* Problem details *
Each record should be given back exactly, with none missing.

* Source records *
Content starts
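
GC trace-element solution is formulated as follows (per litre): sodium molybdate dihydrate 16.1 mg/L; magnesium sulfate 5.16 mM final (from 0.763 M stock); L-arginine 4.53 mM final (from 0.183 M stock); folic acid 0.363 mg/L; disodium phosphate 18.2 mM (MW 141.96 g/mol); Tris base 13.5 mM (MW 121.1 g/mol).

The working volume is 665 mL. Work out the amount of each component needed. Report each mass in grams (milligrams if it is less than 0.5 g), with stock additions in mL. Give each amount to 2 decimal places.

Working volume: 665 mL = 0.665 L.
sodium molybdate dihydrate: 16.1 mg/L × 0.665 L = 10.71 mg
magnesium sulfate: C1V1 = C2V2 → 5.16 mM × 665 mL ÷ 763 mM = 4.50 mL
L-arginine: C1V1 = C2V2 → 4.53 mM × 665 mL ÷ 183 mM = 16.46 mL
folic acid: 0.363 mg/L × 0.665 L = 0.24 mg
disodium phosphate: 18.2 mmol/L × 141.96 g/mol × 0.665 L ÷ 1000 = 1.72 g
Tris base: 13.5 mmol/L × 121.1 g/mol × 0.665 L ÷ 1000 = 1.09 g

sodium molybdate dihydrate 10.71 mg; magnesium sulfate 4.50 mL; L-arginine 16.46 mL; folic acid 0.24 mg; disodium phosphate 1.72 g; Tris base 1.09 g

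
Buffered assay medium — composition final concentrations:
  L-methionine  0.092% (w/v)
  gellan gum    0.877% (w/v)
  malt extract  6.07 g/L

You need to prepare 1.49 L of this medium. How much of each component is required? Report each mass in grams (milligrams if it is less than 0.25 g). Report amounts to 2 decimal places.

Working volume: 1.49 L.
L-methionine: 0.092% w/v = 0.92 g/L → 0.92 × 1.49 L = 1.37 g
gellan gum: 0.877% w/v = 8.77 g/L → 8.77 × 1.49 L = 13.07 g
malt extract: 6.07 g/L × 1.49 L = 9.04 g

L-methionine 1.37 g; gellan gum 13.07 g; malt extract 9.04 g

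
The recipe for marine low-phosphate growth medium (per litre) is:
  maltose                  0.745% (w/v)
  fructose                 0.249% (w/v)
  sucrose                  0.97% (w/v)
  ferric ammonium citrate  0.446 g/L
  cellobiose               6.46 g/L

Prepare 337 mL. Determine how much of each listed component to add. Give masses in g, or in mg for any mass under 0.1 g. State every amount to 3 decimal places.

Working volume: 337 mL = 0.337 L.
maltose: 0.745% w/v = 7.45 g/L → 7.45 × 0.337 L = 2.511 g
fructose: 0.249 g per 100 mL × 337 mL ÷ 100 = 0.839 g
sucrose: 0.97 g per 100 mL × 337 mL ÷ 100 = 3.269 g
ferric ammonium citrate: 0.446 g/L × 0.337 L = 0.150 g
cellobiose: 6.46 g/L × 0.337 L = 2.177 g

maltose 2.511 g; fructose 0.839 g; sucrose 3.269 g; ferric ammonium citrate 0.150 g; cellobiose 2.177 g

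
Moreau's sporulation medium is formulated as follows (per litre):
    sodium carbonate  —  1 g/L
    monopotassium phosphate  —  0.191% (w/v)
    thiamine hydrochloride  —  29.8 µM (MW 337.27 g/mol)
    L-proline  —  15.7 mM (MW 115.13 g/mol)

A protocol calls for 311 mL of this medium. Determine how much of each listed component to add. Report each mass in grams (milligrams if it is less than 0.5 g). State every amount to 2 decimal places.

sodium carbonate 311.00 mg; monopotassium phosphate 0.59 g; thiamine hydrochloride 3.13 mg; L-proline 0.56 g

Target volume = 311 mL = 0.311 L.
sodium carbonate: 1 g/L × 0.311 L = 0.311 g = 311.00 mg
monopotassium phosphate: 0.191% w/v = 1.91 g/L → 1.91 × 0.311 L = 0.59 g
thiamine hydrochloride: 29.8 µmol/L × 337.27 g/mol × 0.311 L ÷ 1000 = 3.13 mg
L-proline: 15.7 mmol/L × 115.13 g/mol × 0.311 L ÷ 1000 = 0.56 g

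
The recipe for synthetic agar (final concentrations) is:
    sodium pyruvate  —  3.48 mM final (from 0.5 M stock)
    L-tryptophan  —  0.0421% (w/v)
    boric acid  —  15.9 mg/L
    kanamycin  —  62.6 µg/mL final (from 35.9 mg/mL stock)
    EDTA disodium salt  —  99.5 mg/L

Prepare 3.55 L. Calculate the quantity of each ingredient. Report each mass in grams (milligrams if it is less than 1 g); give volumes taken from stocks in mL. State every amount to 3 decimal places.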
Content ends
* Output of the exercise *
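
GC trace-element solution is formulated as follows (per litre): sodium molybdate dihydrate 16.1 mg/L; magnesium sulfate 5.16 mM final (from 0.763 M stock); L-arginine 4.53 mM final (from 0.183 M stock); folic acid 0.363 mg/L; disodium phosphate 18.2 mM (MW 141.96 g/mol); Tris base 13.5 mM (MW 121.1 g/mol).

The working volume is 665 mL. Work out the amount of each component needed. Report each mass in grams (milligrams if it is less than 0.5 g), with stock additions in mL. Give each amount to 2 decimal places.

Working volume: 665 mL = 0.665 L.
sodium molybdate dihydrate: 16.1 mg/L × 0.665 L = 10.71 mg
magnesium sulfate: C1V1 = C2V2 → 5.16 mM × 665 mL ÷ 763 mM = 4.50 mL
L-arginine: C1V1 = C2V2 → 4.53 mM × 665 mL ÷ 183 mM = 16.46 mL
folic acid: 0.363 mg/L × 0.665 L = 0.24 mg
disodium phosphate: 18.2 mmol/L × 141.96 g/mol × 0.665 L ÷ 1000 = 1.72 g
Tris base: 13.5 mmol/L × 121.1 g/mol × 0.665 L ÷ 1000 = 1.09 g

sodium molybdate dihydrate 10.71 mg; magnesium sulfate 4.50 mL; L-arginine 16.46 mL; folic acid 0.24 mg; disodium phosphate 1.72 g; Tris base 1.09 g

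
Buffered assay medium — composition final concentrations:
  L-methionine  0.092% (w/v)
  gellan gum    0.877% (w/v)
  malt extract  6.07 g/L

You need to prepare 1.49 L of this medium. How much of each component is required? Report each mass in grams (milligrams if it is less than 0.25 g). Report amounts to 2 decimal places.

Working volume: 1.49 L.
L-methionine: 0.092% w/v = 0.92 g/L → 0.92 × 1.49 L = 1.37 g
gellan gum: 0.877% w/v = 8.77 g/L → 8.77 × 1.49 L = 13.07 g
malt extract: 6.07 g/L × 1.49 L = 9.04 g

L-methionine 1.37 g; gellan gum 13.07 g; malt extract 9.04 g

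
The recipe for marine low-phosphate growth medium (per litre) is:
  maltose                  0.745% (w/v)
  fructose                 0.249% (w/v)
  sucrose                  0.97% (w/v)
  ferric ammonium citrate  0.446 g/L
  cellobiose               6.46 g/L

Prepare 337 mL. Determine how much of each listed component to add. Give masses in g, or in mg for any mass under 0.1 g. State every amount to 3 decimal places.

Working volume: 337 mL = 0.337 L.
maltose: 0.745% w/v = 7.45 g/L → 7.45 × 0.337 L = 2.511 g
fructose: 0.249 g per 100 mL × 337 mL ÷ 100 = 0.839 g
sucrose: 0.97 g per 100 mL × 337 mL ÷ 100 = 3.269 g
ferric ammonium citrate: 0.446 g/L × 0.337 L = 0.150 g
cellobiose: 6.46 g/L × 0.337 L = 2.177 g

maltose 2.511 g; fructose 0.839 g; sucrose 3.269 g; ferric ammonium citrate 0.150 g; cellobiose 2.177 g

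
Moreau's sporulation medium is formulated as follows (per litre):
    sodium carbonate  —  1 g/L
    monopotassium phosphate  —  0.191% (w/v)
    thiamine hydrochloride  —  29.8 µM (MW 337.27 g/mol)
    L-proline  —  15.7 mM (MW 115.13 g/mol)

A protocol calls for 311 mL of this medium. Determine how much of each listed component to add. Report each mass in grams (milligrams if it is less than 0.5 g). State every amount to 2 decimal places.

sodium carbonate 311.00 mg; monopotassium phosphate 0.59 g; thiamine hydrochloride 3.13 mg; L-proline 0.56 g

Target volume = 311 mL = 0.311 L.
sodium carbonate: 1 g/L × 0.311 L = 0.311 g = 311.00 mg
monopotassium phosphate: 0.191% w/v = 1.91 g/L → 1.91 × 0.311 L = 0.59 g
thiamine hydrochloride: 29.8 µmol/L × 337.27 g/mol × 0.311 L ÷ 1000 = 3.13 mg
L-proline: 15.7 mmol/L × 115.13 g/mol × 0.311 L ÷ 1000 = 0.56 g

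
The recipe for synthetic agar (final concentrations) is:
    sodium pyruvate  —  3.48 mM final (from 0.5 M stock)
    L-tryptophan  —  0.0421% (w/v)
    boric acid  —  15.9 mg/L
    kanamycin  —  62.6 µg/mL final (from 35.9 mg/mL stock)
    EDTA disodium salt  —  99.5 mg/L

Prepare 3.55 L. Calculate the quantity of each ingredient. Report each mass in grams (milligrams if it is less than 1 g); give volumes taken from stocks in mL. State every amount to 3 decimal places.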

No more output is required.